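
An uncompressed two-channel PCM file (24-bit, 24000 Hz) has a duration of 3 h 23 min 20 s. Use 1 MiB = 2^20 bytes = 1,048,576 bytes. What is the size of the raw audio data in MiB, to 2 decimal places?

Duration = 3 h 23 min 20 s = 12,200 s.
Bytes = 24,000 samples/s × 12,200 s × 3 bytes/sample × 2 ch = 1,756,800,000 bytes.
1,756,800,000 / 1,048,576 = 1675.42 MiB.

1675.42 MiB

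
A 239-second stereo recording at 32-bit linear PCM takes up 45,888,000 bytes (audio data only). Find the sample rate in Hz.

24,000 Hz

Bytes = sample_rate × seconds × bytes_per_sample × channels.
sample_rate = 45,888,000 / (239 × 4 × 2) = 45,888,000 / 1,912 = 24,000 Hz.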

____

Every line from the one containing "A 239-second stereo" through the last line of the entries should be output exactly; nothing else belongs in the reply.

== Result ==
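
A 239-second stereo recording at 32-bit linear PCM takes up 45,888,000 bytes (audio data only). Find the sample rate in Hz.

24,000 Hz

Bytes = sample_rate × seconds × bytes_per_sample × channels.
sample_rate = 45,888,000 / (239 × 4 × 2) = 45,888,000 / 1,912 = 24,000 Hz.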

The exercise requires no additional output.